All records below are to be repeated precisely, with nothing added.
::::
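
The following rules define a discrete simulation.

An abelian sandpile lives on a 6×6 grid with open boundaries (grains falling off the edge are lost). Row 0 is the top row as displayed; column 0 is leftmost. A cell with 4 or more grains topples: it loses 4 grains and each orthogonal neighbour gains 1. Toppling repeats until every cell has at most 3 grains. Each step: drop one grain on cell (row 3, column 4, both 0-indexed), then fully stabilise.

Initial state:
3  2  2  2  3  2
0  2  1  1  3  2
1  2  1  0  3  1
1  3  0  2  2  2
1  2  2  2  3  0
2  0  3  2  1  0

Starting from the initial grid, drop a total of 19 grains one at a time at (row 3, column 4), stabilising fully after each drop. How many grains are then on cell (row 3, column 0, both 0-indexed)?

0) 3  2  2  2  3  2
0  2  1  1  3  2
1  2  1  0  3  1
1  3  0  2  2  2
1  2  2  2  3  0
2  0  3  2  1  0
1) 3  2  2  2  3  2
0  2  1  1  3  2
1  2  1  0  3  1
1  3  0  2  3  2
1  2  2  2  3  0
2  0  3  2  1  0
2) 3  2  2  3  0  3
0  2  1  2  1  3
1  2  1  1  1  2
1  3  0  3  2  3
1  2  2  3  0  1
2  0  3  2  2  0
3) 3  2  2  3  0  3
0  2  1  2  1  3
1  2  1  1  1  2
1  3  0  3  3  3
1  2  2  3  0  1
2  0  3  2  2  0
4) 3  2  2  3  0  3
0  2  1  2  1  3
1  2  1  2  2  3
1  3  1  1  2  0
1  2  3  0  2  2
2  0  3  3  2  0
5) 3  2  2  3  0  3
0  2  1  2  1  3
1  2  1  2  2  3
1  3  1  1  3  0
1  2  3  0  2  2
2  0  3  3  2  0
6) 3  2  2  3  0  3
0  2  1  2  1  3
1  2  1  2  3  3
1  3  1  2  0  1
1  2  3  0  3  2
2  0  3  3  2  0
7) 3  2  2  3  0  3
0  2  1  2  1  3
1  2  1  2  3  3
1  3  1  2  1  1
1  2  3  0  3  2
2  0  3  3  2  0
8) 3  2  2  3  0  3
0  2  1  2  1  3
1  2  1  2  3  3
1  3  1  2  2  1
1  2  3  0  3  2
2  0  3  3  2  0
9) 3  2  2  3  0  3
0  2  1  2  1  3
1  2  1  2  3  3
1  3  1  2  3  1
1  2  3  0  3  2
2  0  3  3  2  0
10) 3  2  2  3  1  0
0  2  1  2  3  1
1  2  1  3  1  1
1  3  1  3  2  3
1  2  3  1  0  3
2  0  3  3  3  0
11) 3  2  2  3  1  0
0  2  1  2  3  1
1  2  1  3  1  1
1  3  1  3  3  3
1  2  3  1  0  3
2  0  3  3  3  0
12) 3  2  2  3  1  0
0  2  1  3  3  1
1  2  2  0  3  2
1  3  2  1  2  1
1  2  3  2  2  0
2  0  3  3  3  1
13) 3  2  2  3  1  0
0  2  1  3  3  1
1  2  2  0  3  2
1  3  2  1  3  1
1  2  3  2  2  0
2  0  3  3  3  1
14) 3  2  3  0  3  0
0  2  2  1  1  2
1  2  2  2  1  3
1  3  2  2  1  2
1  2  3  2  3  0
2  0  3  3  3  1
15) 3  2  3  0  3  0
0  2  2  1  1  2
1  2  2  2  1  3
1  3  2  2  2  2
1  2  3  2  3  0
2  0  3  3  3  1
16) 3  2  3  0  3  0
0  2  2  1  1  2
1  2  2  2  1  3
1  3  2  2  3  2
1  2  3  2  3  0
2  0  3  3  3  1
17) 3  2  3  0  3  0
0  2  2  1  1  2
1  3  3  3  2  3
2  1  1  1  2  3
2  0  3  2  2  1
2  2  1  2  1  2
18) 3  2  3  0  3  0
0  2  2  1  1  2
1  3  3  3  2  3
2  1  1  1  3  3
2  0  3  2  2  1
2  2  1  2  1  2
19) 3  2  3  0  3  0
0  3  3  2  2  3
2  0  1  1  1  1
2  2  2  3  2  1
2  0  3  2  3  2
2  2  1  2  1  2

2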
::::
**Written solution:**
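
The following rules define a discrete simulation.

An abelian sandpile lives on a 6×6 grid with open boundaries (grains falling off the edge are lost). Row 0 is the top row as displayed; column 0 is leftmost. A cell with 4 or more grains topples: it loses 4 grains and each orthogonal neighbour gains 1. Toppling repeats until every cell has at most 3 grains. Each step: drop one grain on cell (row 3, column 4, both 0-indexed), then fully stabilise.

Initial state:
3  2  2  2  3  2
0  2  1  1  3  2
1  2  1  0  3  1
1  3  0  2  2  2
1  2  2  2  3  0
2  0  3  2  1  0

Starting from the initial grid, drop a total of 19 grains one at a time at (row 3, column 4), stabilising fully after each drop. How many grains are then on cell (row 3, column 0, both 0-indexed)?

0) 3  2  2  2  3  2
0  2  1  1  3  2
1  2  1  0  3  1
1  3  0  2  2  2
1  2  2  2  3  0
2  0  3  2  1  0
1) 3  2  2  2  3  2
0  2  1  1  3  2
1  2  1  0  3  1
1  3  0  2  3  2
1  2  2  2  3  0
2  0  3  2  1  0
2) 3  2  2  3  0  3
0  2  1  2  1  3
1  2  1  1  1  2
1  3  0  3  2  3
1  2  2  3  0  1
2  0  3  2  2  0
3) 3  2  2  3  0  3
0  2  1  2  1  3
1  2  1  1  1  2
1  3  0  3  3  3
1  2  2  3  0  1
2  0  3  2  2  0
4) 3  2  2  3  0  3
0  2  1  2  1  3
1  2  1  2  2  3
1  3  1  1  2  0
1  2  3  0  2  2
2  0  3  3  2  0
5) 3  2  2  3  0  3
0  2  1  2  1  3
1  2  1  2  2  3
1  3  1  1  3  0
1  2  3  0  2  2
2  0  3  3  2  0
6) 3  2  2  3  0  3
0  2  1  2  1  3
1  2  1  2  3  3
1  3  1  2  0  1
1  2  3  0  3  2
2  0  3  3  2  0
7) 3  2  2  3  0  3
0  2  1  2  1  3
1  2  1  2  3  3
1  3  1  2  1  1
1  2  3  0  3  2
2  0  3  3  2  0
8) 3  2  2  3  0  3
0  2  1  2  1  3
1  2  1  2  3  3
1  3  1  2  2  1
1  2  3  0  3  2
2  0  3  3  2  0
9) 3  2  2  3  0  3
0  2  1  2  1  3
1  2  1  2  3  3
1  3  1  2  3  1
1  2  3  0  3  2
2  0  3  3  2  0
10) 3  2  2  3  1  0
0  2  1  2  3  1
1  2  1  3  1  1
1  3  1  3  2  3
1  2  3  1  0  3
2  0  3  3  3  0
11) 3  2  2  3  1  0
0  2  1  2  3  1
1  2  1  3  1  1
1  3  1  3  3  3
1  2  3  1  0  3
2  0  3  3  3  0
12) 3  2  2  3  1  0
0  2  1  3  3  1
1  2  2  0  3  2
1  3  2  1  2  1
1  2  3  2  2  0
2  0  3  3  3  1
13) 3  2  2  3  1  0
0  2  1  3  3  1
1  2  2  0  3  2
1  3  2  1  3  1
1  2  3  2  2  0
2  0  3  3  3  1
14) 3  2  3  0  3  0
0  2  2  1  1  2
1  2  2  2  1  3
1  3  2  2  1  2
1  2  3  2  3  0
2  0  3  3  3  1
15) 3  2  3  0  3  0
0  2  2  1  1  2
1  2  2  2  1  3
1  3  2  2  2  2
1  2  3  2  3  0
2  0  3  3  3  1
16) 3  2  3  0  3  0
0  2  2  1  1  2
1  2  2  2  1  3
1  3  2  2  3  2
1  2  3  2  3  0
2  0  3  3  3  1
17) 3  2  3  0  3  0
0  2  2  1  1  2
1  3  3  3  2  3
2  1  1  1  2  3
2  0  3  2  2  1
2  2  1  2  1  2
18) 3  2  3  0  3  0
0  2  2  1  1  2
1  3  3  3  2  3
2  1  1  1  3  3
2  0  3  2  2  1
2  2  1  2  1  2
19) 3  2  3  0  3  0
0  3  3  2  2  3
2  0  1  1  1  1
2  2  2  3  2  1
2  0  3  2  3  2
2  2  1  2  1  2

2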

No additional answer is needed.